Search the records that follow and extract every line containing the string "chooses".

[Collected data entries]
▼▼▼
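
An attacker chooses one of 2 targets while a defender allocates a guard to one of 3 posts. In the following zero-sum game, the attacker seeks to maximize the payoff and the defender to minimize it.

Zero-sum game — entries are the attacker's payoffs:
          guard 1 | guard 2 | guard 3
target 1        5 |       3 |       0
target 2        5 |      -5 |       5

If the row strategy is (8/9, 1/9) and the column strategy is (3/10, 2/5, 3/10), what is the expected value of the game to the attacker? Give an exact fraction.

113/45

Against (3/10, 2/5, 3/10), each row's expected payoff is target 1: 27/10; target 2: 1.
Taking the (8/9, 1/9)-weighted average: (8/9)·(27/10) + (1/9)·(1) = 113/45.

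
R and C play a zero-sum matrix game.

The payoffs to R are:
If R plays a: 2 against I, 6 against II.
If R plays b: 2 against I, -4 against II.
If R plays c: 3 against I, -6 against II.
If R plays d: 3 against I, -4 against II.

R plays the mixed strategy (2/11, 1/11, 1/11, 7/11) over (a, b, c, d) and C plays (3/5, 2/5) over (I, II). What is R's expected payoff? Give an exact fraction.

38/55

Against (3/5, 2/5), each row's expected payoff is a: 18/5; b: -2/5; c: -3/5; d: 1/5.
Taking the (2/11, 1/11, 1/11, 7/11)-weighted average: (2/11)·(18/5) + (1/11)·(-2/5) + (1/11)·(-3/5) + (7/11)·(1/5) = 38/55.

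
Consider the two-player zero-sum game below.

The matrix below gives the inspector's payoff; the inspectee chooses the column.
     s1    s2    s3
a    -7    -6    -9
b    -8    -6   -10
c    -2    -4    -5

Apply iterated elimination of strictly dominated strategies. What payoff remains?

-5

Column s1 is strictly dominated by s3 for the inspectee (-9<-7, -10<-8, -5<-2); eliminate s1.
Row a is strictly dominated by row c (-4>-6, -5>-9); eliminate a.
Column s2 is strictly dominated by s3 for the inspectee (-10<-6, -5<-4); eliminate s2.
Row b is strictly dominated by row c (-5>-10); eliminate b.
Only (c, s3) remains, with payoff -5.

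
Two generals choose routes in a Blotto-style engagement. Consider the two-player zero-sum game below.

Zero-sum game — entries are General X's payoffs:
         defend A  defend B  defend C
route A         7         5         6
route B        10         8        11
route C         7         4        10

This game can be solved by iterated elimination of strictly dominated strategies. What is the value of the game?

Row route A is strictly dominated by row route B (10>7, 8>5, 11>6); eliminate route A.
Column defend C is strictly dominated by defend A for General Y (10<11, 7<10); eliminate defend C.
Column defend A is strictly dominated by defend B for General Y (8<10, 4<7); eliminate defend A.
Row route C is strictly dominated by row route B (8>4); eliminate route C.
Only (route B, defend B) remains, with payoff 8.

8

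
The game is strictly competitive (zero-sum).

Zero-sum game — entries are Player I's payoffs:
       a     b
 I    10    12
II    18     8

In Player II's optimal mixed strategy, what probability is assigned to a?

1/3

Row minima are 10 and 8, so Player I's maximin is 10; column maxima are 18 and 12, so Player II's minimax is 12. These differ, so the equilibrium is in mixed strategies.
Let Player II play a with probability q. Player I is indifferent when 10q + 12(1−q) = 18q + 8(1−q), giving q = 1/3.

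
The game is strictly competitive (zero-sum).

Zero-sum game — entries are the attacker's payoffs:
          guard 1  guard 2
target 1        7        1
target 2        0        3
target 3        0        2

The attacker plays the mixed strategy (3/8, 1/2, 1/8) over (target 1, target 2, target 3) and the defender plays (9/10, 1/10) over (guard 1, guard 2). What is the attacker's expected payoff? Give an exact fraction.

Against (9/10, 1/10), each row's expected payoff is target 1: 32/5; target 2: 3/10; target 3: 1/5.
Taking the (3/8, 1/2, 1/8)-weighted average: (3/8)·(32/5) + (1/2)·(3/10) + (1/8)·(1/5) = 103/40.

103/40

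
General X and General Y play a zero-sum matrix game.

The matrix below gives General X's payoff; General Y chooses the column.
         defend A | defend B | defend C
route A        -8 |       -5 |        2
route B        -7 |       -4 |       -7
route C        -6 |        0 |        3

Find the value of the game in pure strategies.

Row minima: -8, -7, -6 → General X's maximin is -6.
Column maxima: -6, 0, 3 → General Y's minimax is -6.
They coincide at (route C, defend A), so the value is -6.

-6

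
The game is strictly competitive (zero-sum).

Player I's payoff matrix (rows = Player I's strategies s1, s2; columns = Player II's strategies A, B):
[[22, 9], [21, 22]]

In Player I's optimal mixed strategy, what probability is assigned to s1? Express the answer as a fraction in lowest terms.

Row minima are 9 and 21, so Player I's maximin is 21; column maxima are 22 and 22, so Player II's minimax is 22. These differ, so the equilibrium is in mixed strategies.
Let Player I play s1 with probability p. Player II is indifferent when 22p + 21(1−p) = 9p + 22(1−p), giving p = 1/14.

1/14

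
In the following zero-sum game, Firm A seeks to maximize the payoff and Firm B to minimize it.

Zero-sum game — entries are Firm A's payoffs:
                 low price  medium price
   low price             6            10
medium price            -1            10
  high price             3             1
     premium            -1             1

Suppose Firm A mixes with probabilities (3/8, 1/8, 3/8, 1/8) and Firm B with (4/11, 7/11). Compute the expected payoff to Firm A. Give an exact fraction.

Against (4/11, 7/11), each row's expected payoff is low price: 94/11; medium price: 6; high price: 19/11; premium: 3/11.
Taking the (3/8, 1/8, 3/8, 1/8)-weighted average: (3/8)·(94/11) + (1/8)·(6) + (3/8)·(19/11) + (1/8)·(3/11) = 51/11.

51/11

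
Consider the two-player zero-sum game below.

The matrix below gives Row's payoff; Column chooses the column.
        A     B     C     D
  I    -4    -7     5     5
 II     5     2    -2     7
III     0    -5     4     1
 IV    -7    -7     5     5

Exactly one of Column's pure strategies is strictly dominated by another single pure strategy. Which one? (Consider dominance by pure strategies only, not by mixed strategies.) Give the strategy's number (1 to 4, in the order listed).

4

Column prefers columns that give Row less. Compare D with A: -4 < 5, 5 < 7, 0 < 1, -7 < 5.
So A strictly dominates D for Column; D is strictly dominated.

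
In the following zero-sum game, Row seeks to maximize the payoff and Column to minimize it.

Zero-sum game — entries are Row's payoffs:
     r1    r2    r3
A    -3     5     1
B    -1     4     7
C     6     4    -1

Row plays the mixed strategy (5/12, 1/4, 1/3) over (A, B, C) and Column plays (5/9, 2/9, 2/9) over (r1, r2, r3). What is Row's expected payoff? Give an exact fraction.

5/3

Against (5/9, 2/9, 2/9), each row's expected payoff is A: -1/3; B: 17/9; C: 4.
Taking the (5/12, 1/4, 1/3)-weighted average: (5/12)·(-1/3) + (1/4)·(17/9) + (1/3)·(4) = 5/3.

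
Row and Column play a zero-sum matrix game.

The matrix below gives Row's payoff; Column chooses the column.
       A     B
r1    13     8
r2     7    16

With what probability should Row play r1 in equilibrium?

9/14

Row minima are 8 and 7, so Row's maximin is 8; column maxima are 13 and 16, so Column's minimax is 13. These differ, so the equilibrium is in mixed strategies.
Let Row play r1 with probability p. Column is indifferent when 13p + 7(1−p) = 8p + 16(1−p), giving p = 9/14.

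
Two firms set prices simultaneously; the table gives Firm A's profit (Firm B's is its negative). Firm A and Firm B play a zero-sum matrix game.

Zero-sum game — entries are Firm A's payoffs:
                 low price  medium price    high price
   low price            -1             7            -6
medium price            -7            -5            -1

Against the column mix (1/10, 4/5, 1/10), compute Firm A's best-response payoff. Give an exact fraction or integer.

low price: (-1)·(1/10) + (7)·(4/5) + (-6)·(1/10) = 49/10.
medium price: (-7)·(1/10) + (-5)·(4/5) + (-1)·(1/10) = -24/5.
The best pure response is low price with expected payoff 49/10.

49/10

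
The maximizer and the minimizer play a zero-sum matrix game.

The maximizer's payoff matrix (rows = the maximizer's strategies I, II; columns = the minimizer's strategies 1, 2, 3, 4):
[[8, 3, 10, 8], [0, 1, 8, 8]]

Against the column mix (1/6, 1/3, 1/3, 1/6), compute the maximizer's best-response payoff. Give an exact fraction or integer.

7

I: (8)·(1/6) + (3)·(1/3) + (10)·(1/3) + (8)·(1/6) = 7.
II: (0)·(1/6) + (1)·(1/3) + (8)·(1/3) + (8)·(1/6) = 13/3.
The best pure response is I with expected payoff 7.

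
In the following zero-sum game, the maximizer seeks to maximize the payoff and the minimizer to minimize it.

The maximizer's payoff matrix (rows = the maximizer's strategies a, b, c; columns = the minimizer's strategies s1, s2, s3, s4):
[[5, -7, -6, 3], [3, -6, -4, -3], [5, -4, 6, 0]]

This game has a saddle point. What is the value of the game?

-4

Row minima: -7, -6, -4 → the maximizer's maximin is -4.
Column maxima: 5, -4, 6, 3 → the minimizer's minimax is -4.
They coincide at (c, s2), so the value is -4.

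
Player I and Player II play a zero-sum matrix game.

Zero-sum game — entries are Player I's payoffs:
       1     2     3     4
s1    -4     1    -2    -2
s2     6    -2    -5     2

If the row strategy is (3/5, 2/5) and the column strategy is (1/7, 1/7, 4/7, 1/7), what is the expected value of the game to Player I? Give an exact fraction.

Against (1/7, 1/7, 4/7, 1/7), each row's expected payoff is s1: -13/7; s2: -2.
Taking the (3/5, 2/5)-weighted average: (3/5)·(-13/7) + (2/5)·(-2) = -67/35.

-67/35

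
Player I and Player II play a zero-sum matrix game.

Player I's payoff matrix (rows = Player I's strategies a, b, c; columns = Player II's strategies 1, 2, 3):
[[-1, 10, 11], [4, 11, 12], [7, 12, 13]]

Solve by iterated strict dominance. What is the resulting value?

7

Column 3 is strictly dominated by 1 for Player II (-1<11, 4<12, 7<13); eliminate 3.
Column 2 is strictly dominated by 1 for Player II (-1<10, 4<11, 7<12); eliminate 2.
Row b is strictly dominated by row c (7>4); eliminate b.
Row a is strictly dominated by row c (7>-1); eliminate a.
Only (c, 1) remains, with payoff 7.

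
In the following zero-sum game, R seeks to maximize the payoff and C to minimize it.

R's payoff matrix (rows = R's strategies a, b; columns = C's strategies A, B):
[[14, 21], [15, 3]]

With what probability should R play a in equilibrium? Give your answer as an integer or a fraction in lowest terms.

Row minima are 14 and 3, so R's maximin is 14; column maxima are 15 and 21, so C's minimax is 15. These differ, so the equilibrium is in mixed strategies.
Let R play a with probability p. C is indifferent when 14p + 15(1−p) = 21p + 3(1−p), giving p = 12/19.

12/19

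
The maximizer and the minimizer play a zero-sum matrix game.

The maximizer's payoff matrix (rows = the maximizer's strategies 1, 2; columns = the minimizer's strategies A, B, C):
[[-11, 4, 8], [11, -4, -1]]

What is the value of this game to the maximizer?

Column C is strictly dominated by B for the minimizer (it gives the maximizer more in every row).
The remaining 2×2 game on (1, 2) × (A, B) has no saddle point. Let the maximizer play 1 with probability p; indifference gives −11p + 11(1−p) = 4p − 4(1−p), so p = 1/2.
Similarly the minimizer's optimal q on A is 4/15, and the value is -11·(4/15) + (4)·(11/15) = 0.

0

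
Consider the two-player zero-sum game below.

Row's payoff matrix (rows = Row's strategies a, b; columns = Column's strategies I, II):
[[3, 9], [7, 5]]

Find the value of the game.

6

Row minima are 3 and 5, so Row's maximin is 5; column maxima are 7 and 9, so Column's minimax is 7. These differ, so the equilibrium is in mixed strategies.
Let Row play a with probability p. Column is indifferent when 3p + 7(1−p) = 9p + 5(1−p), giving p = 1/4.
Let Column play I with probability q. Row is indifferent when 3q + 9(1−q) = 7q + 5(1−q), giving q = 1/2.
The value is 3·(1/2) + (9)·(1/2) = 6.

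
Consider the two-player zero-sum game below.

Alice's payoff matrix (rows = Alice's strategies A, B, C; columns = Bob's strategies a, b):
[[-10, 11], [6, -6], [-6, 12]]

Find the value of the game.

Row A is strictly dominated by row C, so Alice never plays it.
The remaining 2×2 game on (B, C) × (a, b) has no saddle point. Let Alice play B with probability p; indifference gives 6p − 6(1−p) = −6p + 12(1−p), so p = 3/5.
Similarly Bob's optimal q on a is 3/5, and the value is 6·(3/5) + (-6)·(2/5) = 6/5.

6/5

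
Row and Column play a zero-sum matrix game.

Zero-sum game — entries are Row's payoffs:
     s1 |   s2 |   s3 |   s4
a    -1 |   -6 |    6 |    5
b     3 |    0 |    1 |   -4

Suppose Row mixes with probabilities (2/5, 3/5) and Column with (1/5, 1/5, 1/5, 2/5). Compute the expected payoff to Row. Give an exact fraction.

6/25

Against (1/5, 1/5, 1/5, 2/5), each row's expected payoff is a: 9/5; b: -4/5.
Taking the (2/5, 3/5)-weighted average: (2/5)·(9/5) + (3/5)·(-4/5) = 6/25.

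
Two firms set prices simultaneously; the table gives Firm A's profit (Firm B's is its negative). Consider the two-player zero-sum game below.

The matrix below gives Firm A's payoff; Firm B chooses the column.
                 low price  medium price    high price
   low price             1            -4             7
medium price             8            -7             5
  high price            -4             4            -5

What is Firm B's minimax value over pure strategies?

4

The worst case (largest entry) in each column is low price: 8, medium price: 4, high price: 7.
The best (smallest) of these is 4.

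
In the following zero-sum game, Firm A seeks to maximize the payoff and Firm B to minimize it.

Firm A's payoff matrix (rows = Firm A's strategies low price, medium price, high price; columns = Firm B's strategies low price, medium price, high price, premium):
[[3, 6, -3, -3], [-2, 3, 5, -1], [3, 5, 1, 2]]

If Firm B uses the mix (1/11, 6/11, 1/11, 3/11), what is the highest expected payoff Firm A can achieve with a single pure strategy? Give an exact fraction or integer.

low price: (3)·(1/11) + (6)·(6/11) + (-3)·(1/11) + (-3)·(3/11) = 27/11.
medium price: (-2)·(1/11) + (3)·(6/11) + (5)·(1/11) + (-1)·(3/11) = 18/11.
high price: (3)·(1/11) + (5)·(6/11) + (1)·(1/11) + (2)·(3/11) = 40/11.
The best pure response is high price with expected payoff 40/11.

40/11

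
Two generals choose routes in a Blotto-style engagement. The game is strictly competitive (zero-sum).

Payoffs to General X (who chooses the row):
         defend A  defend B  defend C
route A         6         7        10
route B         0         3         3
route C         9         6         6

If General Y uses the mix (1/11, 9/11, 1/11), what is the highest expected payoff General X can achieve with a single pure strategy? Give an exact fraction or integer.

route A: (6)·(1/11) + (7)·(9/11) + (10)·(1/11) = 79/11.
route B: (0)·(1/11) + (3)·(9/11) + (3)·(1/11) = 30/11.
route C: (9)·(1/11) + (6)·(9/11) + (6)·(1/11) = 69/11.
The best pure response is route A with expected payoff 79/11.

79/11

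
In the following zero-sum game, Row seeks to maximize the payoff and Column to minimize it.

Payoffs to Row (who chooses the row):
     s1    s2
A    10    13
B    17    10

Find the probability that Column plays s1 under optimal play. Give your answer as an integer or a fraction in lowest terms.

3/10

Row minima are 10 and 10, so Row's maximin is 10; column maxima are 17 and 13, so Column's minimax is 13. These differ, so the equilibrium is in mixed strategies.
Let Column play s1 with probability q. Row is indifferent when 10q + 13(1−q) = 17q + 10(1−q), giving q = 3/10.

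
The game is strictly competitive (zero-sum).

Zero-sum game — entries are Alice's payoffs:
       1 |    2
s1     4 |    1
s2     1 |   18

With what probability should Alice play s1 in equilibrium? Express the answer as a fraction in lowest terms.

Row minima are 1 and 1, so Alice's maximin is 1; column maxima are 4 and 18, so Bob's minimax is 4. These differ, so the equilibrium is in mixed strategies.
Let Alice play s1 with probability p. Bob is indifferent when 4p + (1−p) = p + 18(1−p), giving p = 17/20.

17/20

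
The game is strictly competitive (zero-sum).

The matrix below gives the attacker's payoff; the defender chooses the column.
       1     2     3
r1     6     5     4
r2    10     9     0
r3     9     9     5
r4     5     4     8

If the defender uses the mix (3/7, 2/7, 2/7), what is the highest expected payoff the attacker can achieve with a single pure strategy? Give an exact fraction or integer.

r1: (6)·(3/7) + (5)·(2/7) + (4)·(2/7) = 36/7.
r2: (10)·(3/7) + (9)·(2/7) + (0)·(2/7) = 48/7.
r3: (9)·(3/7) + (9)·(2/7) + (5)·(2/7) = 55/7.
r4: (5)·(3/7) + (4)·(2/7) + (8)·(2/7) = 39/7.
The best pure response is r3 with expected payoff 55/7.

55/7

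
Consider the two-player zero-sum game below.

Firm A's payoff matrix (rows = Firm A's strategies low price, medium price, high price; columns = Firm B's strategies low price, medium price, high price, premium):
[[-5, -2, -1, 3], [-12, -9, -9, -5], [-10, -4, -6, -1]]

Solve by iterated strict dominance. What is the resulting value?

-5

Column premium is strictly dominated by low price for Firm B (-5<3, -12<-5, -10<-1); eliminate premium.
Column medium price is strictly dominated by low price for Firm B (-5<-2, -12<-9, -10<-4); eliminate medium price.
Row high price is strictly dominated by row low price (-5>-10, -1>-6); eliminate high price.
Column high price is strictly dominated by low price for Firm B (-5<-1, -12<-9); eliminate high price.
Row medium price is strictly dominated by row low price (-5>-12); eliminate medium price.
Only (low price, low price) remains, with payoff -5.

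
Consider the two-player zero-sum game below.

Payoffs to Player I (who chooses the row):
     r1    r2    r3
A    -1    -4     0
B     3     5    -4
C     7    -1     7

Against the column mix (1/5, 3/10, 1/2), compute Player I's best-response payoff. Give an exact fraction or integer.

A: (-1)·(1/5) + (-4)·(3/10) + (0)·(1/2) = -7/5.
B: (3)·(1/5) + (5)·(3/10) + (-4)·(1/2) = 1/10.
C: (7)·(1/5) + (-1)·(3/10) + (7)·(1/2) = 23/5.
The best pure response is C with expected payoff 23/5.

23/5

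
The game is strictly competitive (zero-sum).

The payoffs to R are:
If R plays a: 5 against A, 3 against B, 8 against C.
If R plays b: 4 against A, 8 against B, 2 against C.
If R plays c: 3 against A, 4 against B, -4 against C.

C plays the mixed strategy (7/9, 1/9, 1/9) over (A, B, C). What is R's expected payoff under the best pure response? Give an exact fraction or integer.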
▲▲▲
- _Output below_:
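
An attacker chooses one of 2 targets while a defender allocates a guard to one of 3 posts. In the following zero-sum game, the attacker seeks to maximize the payoff and the defender to minimize it.
The matrix below gives the inspector's payoff; the inspectee chooses the column.
The matrix below gives General X's payoff; General Y chooses the column.
The matrix below gives Row's payoff; Column chooses the column.
The matrix below gives Row's payoff; Column chooses the column.
The matrix below gives Firm A's payoff; Firm B chooses the column.
Payoffs to General X (who chooses the row):
Payoffs to Row (who chooses the row):
The matrix below gives the attacker's payoff; the defender chooses the column.
Payoffs to Player I (who chooses the row):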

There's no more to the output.